**WHAT IS BEING ASKED**: Write out the records below once more, exactly and completely.

(Source records)
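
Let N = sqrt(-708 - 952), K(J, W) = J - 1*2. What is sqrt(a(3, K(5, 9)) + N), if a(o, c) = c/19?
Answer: sqrt(57 + 722*I*sqrt(415))/19 ≈ 4.5222 + 4.5047*I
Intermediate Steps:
K(J, W) = -2 + J (K(J, W) = J - 2 = -2 + J)
N = 2*I*sqrt(415) (N = sqrt(-1660) = 2*I*sqrt(415) ≈ 40.743*I)
a(o, c) = c/19 (a(o, c) = c*(1/19) = c/19)
sqrt(a(3, K(5, 9)) + N) = sqrt((-2 + 5)/19 + 2*I*sqrt(415)) = sqrt((1/19)*3 + 2*I*sqrt(415)) = sqrt(3/19 + 2*I*sqrt(415))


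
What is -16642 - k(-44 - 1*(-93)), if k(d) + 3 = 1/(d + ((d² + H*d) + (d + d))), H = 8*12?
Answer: -120666029/7252 ≈ -16639.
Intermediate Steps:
H = 96
k(d) = -3 + 1/(d² + 99*d) (k(d) = -3 + 1/(d + ((d² + 96*d) + (d + d))) = -3 + 1/(d + ((d² + 96*d) + 2*d)) = -3 + 1/(d + (d² + 98*d)) = -3 + 1/(d² + 99*d))
-16642 - k(-44 - 1*(-93)) = -16642 - (1 - 297*(-44 - 1*(-93)) - 3*(-44 - 1*(-93))²)/((-44 - 1*(-93))*(99 + (-44 - 1*(-93)))) = -16642 - (1 - 297*(-44 + 93) - 3*(-44 + 93)²)/((-44 + 93)*(99 + (-44 + 93))) = -16642 - (1 - 297*49 - 3*49²)/(49*(99 + 49)) = -16642 - (1 - 14553 - 3*2401)/(49*148) = -16642 - (1 - 14553 - 7203)/(49*148) = -16642 - (-21755)/(49*148) = -16642 - 1*(-21755/7252) = -16642 + 21755/7252 = -120666029/7252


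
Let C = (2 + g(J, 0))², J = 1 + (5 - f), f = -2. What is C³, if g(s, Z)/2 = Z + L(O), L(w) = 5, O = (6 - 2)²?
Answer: 2985984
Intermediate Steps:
O = 16 (O = 4² = 16)
J = 8 (J = 1 + (5 - 1*(-2)) = 1 + (5 + 2) = 1 + 7 = 8)
g(s, Z) = 10 + 2*Z (g(s, Z) = 2*(Z + 5) = 2*(5 + Z) = 10 + 2*Z)
C = 144 (C = (2 + (10 + 2*0))² = (2 + (10 + 0))² = (2 + 10)² = 12² = 144)
C³ = 144³ = 2985984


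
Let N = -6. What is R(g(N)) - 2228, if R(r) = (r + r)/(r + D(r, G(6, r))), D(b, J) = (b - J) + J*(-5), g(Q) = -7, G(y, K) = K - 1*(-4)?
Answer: -4463/2 ≈ -2231.5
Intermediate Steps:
G(y, K) = 4 + K (G(y, K) = K + 4 = 4 + K)
D(b, J) = b - 6*J (D(b, J) = (b - J) - 5*J = b - 6*J)
R(r) = 2*r/(-24 - 4*r) (R(r) = (r + r)/(r + (r - 6*(4 + r))) = (2*r)/(r + (r + (-24 - 6*r))) = (2*r)/(r + (-24 - 5*r)) = (2*r)/(-24 - 4*r) = 2*r/(-24 - 4*r))
R(g(N)) - 2228 = (½)*(-7)/(-6 - 1*(-7)) - 2228 = (½)*(-7)/(-6 + 7) - 2228 = (½)*(-7)/1 - 2228 = (½)*(-7)*1 - 2228 = -7/2 - 2228 = -4463/2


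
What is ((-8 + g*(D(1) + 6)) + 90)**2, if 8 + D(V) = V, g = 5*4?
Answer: 3844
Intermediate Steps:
g = 20
D(V) = -8 + V
((-8 + g*(D(1) + 6)) + 90)**2 = ((-8 + 20*((-8 + 1) + 6)) + 90)**2 = ((-8 + 20*(-7 + 6)) + 90)**2 = ((-8 + 20*(-1)) + 90)**2 = ((-8 - 20) + 90)**2 = (-28 + 90)**2 = 62**2 = 3844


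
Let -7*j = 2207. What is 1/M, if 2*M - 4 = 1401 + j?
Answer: 7/3814 ≈ 0.0018353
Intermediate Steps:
j = -2207/7 (j = -⅐*2207 = -2207/7 ≈ -315.29)
M = 3814/7 (M = 2 + (1401 - 2207/7)/2 = 2 + (½)*(7600/7) = 2 + 3800/7 = 3814/7 ≈ 544.86)
1/M = 1/(3814/7) = 7/3814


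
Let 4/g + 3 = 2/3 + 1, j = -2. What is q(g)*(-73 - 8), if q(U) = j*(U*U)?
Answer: 1458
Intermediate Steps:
g = -3 (g = 4/(-3 + (2/3 + 1)) = 4/(-3 + (2*(⅓) + 1)) = 4/(-3 + (⅔ + 1)) = 4/(-3 + 5/3) = 4/(-4/3) = 4*(-¾) = -3)
q(U) = -2*U² (q(U) = -2*U*U = -2*U²)
q(g)*(-73 - 8) = (-2*(-3)²)*(-73 - 8) = -2*9*(-81) = -18*(-81) = 1458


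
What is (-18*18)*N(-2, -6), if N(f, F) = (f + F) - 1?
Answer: 2916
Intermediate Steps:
N(f, F) = -1 + F + f (N(f, F) = (F + f) - 1 = -1 + F + f)
(-18*18)*N(-2, -6) = (-18*18)*(-1 - 6 - 2) = -324*(-9) = 2916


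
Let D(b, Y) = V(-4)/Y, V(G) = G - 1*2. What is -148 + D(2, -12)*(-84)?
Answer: -190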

**YOUR RESPONSE**:
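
Let N = sqrt(-708 - 952), K(J, W) = J - 1*2. What is sqrt(a(3, K(5, 9)) + N), if a(o, c) = c/19?
Answer: sqrt(57 + 722*I*sqrt(415))/19 ≈ 4.5222 + 4.5047*I
Intermediate Steps:
K(J, W) = -2 + J (K(J, W) = J - 2 = -2 + J)
N = 2*I*sqrt(415) (N = sqrt(-1660) = 2*I*sqrt(415) ≈ 40.743*I)
a(o, c) = c/19 (a(o, c) = c*(1/19) = c/19)
sqrt(a(3, K(5, 9)) + N) = sqrt((-2 + 5)/19 + 2*I*sqrt(415)) = sqrt((1/19)*3 + 2*I*sqrt(415)) = sqrt(3/19 + 2*I*sqrt(415))


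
What is -16642 - k(-44 - 1*(-93)), if k(d) + 3 = 1/(d + ((d² + H*d) + (d + d))), H = 8*12?
Answer: -120666029/7252 ≈ -16639.
Intermediate Steps:
H = 96
k(d) = -3 + 1/(d² + 99*d) (k(d) = -3 + 1/(d + ((d² + 96*d) + (d + d))) = -3 + 1/(d + ((d² + 96*d) + 2*d)) = -3 + 1/(d + (d² + 98*d)) = -3 + 1/(d² + 99*d))
-16642 - k(-44 - 1*(-93)) = -16642 - (1 - 297*(-44 - 1*(-93)) - 3*(-44 - 1*(-93))²)/((-44 - 1*(-93))*(99 + (-44 - 1*(-93)))) = -16642 - (1 - 297*(-44 + 93) - 3*(-44 + 93)²)/((-44 + 93)*(99 + (-44 + 93))) = -16642 - (1 - 297*49 - 3*49²)/(49*(99 + 49)) = -16642 - (1 - 14553 - 3*2401)/(49*148) = -16642 - (1 - 14553 - 7203)/(49*148) = -16642 - (-21755)/(49*148) = -16642 - 1*(-21755/7252) = -16642 + 21755/7252 = -120666029/7252


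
Let C = (2 + g(J, 0))², J = 1 + (5 - f), f = -2. What is C³, if g(s, Z)/2 = Z + L(O), L(w) = 5, O = (6 - 2)²?
Answer: 2985984
Intermediate Steps:
O = 16 (O = 4² = 16)
J = 8 (J = 1 + (5 - 1*(-2)) = 1 + (5 + 2) = 1 + 7 = 8)
g(s, Z) = 10 + 2*Z (g(s, Z) = 2*(Z + 5) = 2*(5 + Z) = 10 + 2*Z)
C = 144 (C = (2 + (10 + 2*0))² = (2 + (10 + 0))² = (2 + 10)² = 12² = 144)
C³ = 144³ = 2985984


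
Let N = -6. What is R(g(N)) - 2228, if R(r) = (r + r)/(r + D(r, G(6, r))), D(b, J) = (b - J) + J*(-5), g(Q) = -7, G(y, K) = K - 1*(-4)?
Answer: -4463/2 ≈ -2231.5
Intermediate Steps:
G(y, K) = 4 + K (G(y, K) = K + 4 = 4 + K)
D(b, J) = b - 6*J (D(b, J) = (b - J) - 5*J = b - 6*J)
R(r) = 2*r/(-24 - 4*r) (R(r) = (r + r)/(r + (r - 6*(4 + r))) = (2*r)/(r + (r + (-24 - 6*r))) = (2*r)/(r + (-24 - 5*r)) = (2*r)/(-24 - 4*r) = 2*r/(-24 - 4*r))
R(g(N)) - 2228 = (½)*(-7)/(-6 - 1*(-7)) - 2228 = (½)*(-7)/(-6 + 7) - 2228 = (½)*(-7)/1 - 2228 = (½)*(-7)*1 - 2228 = -7/2 - 2228 = -4463/2


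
What is ((-8 + g*(D(1) + 6)) + 90)**2, if 8 + D(V) = V, g = 5*4?
Answer: 3844
Intermediate Steps:
g = 20
D(V) = -8 + V
((-8 + g*(D(1) + 6)) + 90)**2 = ((-8 + 20*((-8 + 1) + 6)) + 90)**2 = ((-8 + 20*(-7 + 6)) + 90)**2 = ((-8 + 20*(-1)) + 90)**2 = ((-8 - 20) + 90)**2 = (-28 + 90)**2 = 62**2 = 3844


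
Let -7*j = 2207. What is 1/M, if 2*M - 4 = 1401 + j?
Answer: 7/3814 ≈ 0.0018353
Intermediate Steps:
j = -2207/7 (j = -⅐*2207 = -2207/7 ≈ -315.29)
M = 3814/7 (M = 2 + (1401 - 2207/7)/2 = 2 + (½)*(7600/7) = 2 + 3800/7 = 3814/7 ≈ 544.86)
1/M = 1/(3814/7) = 7/3814


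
Let 4/g + 3 = 2/3 + 1, j = -2. What is q(g)*(-73 - 8), if q(U) = j*(U*U)?
Answer: 1458
Intermediate Steps:
g = -3 (g = 4/(-3 + (2/3 + 1)) = 4/(-3 + (2*(⅓) + 1)) = 4/(-3 + (⅔ + 1)) = 4/(-3 + 5/3) = 4/(-4/3) = 4*(-¾) = -3)
q(U) = -2*U² (q(U) = -2*U*U = -2*U²)
q(g)*(-73 - 8) = (-2*(-3)²)*(-73 - 8) = -2*9*(-81) = -18*(-81) = 1458


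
What is (-18*18)*N(-2, -6), if N(f, F) = (f + F) - 1?
Answer: 2916
Intermediate Steps:
N(f, F) = -1 + F + f (N(f, F) = (F + f) - 1 = -1 + F + f)
(-18*18)*N(-2, -6) = (-18*18)*(-1 - 6 - 2) = -324*(-9) = 2916


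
Let D(b, Y) = V(-4)/Y, V(G) = G - 1*2. What is -148 + D(2, -12)*(-84)?
Answer: -190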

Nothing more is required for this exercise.